WHAT IS NEEDED >> State how many lines of the records contain the string "discount". Give the number alone.

DATA SHOWN >>
Start of Block

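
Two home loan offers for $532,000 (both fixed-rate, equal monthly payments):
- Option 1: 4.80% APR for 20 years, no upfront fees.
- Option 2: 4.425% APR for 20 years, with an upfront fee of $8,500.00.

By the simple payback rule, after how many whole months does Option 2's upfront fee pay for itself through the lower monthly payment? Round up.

Option 1: at 4.80% the monthly rate is 0.0040000, so the payment is 532,000 × 0.0040000 / (1 − 1.0040000^−240) = $3,452.45.
Option 2: monthly rate = 4.425%/12 = 0.0036875; payment = 532,000 × 0.0036875 / (1 − (1+0.0036875)^−240) = $3,344.20.
Monthly savings = $3,452.45 − $3,344.20 = $108.25.
Break-even = $8,500.00 / $108.25 = 78.52 → 79 months.

79 months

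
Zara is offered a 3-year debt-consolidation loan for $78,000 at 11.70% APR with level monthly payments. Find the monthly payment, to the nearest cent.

At 11.70% the monthly rate is 0.0097500, so the payment is 78,000 × 0.0097500 / (1 − 1.0097500^−36) = $2,579.55.

$2,579.55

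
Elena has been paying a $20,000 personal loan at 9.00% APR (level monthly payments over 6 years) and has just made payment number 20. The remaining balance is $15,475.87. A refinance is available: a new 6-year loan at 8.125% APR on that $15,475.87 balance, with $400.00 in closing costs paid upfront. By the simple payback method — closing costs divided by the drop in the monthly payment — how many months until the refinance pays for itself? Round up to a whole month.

5 months

Current payment = 20,000 × 9%/12 / (1 − (1+0.0075000)^−72) = $360.51.
Refinanced payment = 15,475.87 × 0.0067708 / (1 − (1+0.0067708)^−72) = $272.29.
Monthly savings = $360.51 − $272.29 = $88.22.
Break-even = $400.00 / $88.22 = 4.53 → 5 months.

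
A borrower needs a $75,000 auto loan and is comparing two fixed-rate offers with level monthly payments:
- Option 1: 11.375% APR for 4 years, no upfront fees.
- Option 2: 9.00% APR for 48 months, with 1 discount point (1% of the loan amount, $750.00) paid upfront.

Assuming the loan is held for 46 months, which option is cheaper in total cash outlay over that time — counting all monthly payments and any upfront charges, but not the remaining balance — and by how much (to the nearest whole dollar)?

Option 1: monthly rate = 11.375%/12 = 0.0094792; payment = 75,000 × 0.0094792 / (1 − (1+0.0094792)^−48) = $1,952.10.
Option 2: monthly rate = 9%/12 = 0.0075000; payment = 75,000 × 0.0075000 / (1 − (1+0.0075000)^−48) = $1,866.38.
Over 46 months: Option 1 costs 46 × $1,952.10 = $89,796.60; Option 2 costs 46 × $1,866.38 + $750.00 = $86,603.48.
Option 2 is cheaper by $89,796.60 − $86,603.48 = $3,193.12.

Option 2 by $3,193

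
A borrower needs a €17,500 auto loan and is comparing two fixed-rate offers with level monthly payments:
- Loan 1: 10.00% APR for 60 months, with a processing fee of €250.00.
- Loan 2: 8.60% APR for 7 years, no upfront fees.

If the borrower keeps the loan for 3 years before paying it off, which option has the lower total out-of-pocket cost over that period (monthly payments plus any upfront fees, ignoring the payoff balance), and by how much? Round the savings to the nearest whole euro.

Loan 2 by €3,627

Loan 1: monthly rate = 10%/12 = 0.0083333; payment = 17,500 × 0.0083333 / (1 − (1+0.0083333)^−60) = €371.82.
Loan 2: monthly rate = 8.6%/12 = 0.0071667; payment = 17,500 × 0.0071667 / (1 − (1+0.0071667)^−84) = €278.02.
Over 36 months: Loan 1 costs 36 × €371.82 + €250.00 = €13,635.52; Loan 2 costs 36 × €278.02 = €10,008.72.
Loan 2 is cheaper by €13,635.52 − €10,008.72 = €3,626.80.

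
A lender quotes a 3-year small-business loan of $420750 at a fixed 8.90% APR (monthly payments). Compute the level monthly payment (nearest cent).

$13,360.16

Monthly rate = 8.9%/12 = 0.0074167; payment = 420,750 × 0.0074167 / (1 − (1+0.0074167)^−36) = $13,360.16.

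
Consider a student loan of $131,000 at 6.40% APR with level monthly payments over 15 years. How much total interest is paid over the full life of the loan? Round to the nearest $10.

$73,110

Monthly rate = 6.4%/12 = 0.0053333; payment = 131,000 × 0.0053333 / (1 − (1+0.0053333)^−180) = $1,133.96.
Total paid = 180 × $1,133.96 = $204,112.80; interest = $204,112.80 − $131,000 = $73,112.80.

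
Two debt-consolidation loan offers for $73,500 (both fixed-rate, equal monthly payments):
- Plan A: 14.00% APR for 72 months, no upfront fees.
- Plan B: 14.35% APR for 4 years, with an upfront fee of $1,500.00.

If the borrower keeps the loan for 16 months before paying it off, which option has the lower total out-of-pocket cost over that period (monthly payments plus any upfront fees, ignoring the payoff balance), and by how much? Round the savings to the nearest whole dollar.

Plan A by $9,610

Plan A: at 14.00% the monthly rate is 0.0116667, so the payment is 73,500 × 0.0116667 / (1 − 1.0116667^−72) = $1,514.52.
Plan B: at 14.35% the monthly rate is 0.0119583, so the payment is 73,500 × 0.0119583 / (1 − 1.0119583^−48) = $2,021.42.
Over 16 months: Plan A costs 16 × $1,514.52 = $24,232.32; Plan B costs 16 × $2,021.42 + $1,500.00 = $33,842.72.
Plan A is cheaper by $33,842.72 − $24,232.32 = $9,610.40.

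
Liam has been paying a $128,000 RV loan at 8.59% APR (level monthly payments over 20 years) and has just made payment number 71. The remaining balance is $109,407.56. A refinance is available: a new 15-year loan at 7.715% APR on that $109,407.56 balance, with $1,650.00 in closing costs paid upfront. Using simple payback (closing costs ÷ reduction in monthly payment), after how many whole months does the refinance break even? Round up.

19 months

Current payment = 128,000 × 8.59%/12 / (1 − (1+0.0071583)^−240) = $1,118.12.
Refinanced payment = 109,407.56 × 0.0064292 / (1 − (1+0.0064292)^−180) = $1,027.63.
Monthly savings = $1,118.12 − $1,027.63 = $90.49.
Break-even = $1,650.00 / $90.49 = 18.23 → 19 months.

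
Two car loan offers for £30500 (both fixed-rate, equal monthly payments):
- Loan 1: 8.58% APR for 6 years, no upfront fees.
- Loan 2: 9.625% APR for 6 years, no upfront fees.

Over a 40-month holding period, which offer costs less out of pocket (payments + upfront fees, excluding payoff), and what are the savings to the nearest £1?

Loan 1 by £634

Loan 1: monthly rate = 8.58%/12 = 0.0071500; payment = 30,500 × 0.0071500 / (1 − (1+0.0071500)^−72) = £543.44.
Loan 2: at 9.625% the monthly rate is 0.0080208, so the payment is 30,500 × 0.0080208 / (1 − 1.0080208^−72) = £559.29.
Over 40 months: Loan 1 costs 40 × £543.44 = £21,737.60; Loan 2 costs 40 × £559.29 = £22,371.60.
Loan 1 is cheaper by £22,371.60 − £21,737.60 = £634.00.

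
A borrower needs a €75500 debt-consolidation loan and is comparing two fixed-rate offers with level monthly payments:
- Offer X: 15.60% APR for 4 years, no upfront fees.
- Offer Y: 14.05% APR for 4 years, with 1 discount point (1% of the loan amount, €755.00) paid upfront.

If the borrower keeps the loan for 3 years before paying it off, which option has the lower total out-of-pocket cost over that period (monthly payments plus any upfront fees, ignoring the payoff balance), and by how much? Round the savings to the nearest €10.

Offer X: at 15.60% the monthly rate is 0.0130000, so the payment is 75,500 × 0.0130000 / (1 − 1.0130000^−48) = €2,124.26.
Offer Y: monthly rate = 14.05%/12 = 0.0117083; payment = 75,500 × 0.0117083 / (1 − (1+0.0117083)^−48) = €2,065.04.
Over 36 months: Offer X costs 36 × €2,124.26 = €76,473.36; Offer Y costs 36 × €2,065.04 + €755.00 = €75,096.44.
Offer Y is cheaper by €76,473.36 − €75,096.44 = €1,376.92.

Offer Y by €1,380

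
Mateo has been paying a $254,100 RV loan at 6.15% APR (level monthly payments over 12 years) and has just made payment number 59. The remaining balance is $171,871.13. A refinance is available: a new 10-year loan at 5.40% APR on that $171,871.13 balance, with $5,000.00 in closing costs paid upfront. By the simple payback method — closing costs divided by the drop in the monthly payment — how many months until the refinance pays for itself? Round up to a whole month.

8 months

Current payment = 254,100 × 6.15%/12 / (1 − (1+0.0051250)^−144) = $2,499.40.
Refinanced payment = 171,871.13 × 0.0045000 / (1 − (1+0.0045000)^−120) = $1,856.75.
Monthly savings = $2,499.40 − $1,856.75 = $642.65.
Break-even = $5,000.00 / $642.65 = 7.78 → 8 months.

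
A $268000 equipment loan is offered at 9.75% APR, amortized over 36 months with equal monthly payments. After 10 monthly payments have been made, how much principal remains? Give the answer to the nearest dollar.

$201,207

With monthly rate i = 9.75%/12 = 0.0081250, the balance after k of n payments is P · [(1+i)^n − (1+i)^k] / [(1+i)^n − 1].
(1+0.0081250)^36 = 1.33819022 and (1+0.0081250)^10 = 1.08428599, so the balance is 268,000 × (1.33819022 − 1.08428599) / (1.33819022 − 1) = $201,207.28.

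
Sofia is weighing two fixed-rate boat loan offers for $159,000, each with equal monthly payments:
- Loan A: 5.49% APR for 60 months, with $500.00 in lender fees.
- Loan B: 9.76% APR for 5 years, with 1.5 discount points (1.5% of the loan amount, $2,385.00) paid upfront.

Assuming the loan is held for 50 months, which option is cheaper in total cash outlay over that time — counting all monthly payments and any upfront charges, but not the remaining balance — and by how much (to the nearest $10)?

Loan A: at 5.49% the monthly rate is 0.0045750, so the payment is 159,000 × 0.0045750 / (1 − 1.0045750^−60) = $3,036.35.
Loan B: at 9.76% the monthly rate is 0.0081333, so the payment is 159,000 × 0.0081333 / (1 − 1.0081333^−60) = $3,359.53.
Over 50 months: Loan A costs 50 × $3,036.35 + $500.00 = $152,317.50; Loan B costs 50 × $3,359.53 + $2,385.00 = $170,361.50.
Loan A is cheaper by $170,361.50 − $152,317.50 = $18,044.00.

Loan A by $18,040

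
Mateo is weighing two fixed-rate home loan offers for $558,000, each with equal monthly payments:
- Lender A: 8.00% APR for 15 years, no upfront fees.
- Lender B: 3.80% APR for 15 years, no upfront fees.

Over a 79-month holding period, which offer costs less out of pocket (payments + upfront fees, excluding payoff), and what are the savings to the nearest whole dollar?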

End of Block

RESULT OF THIS EXERCISE >> 3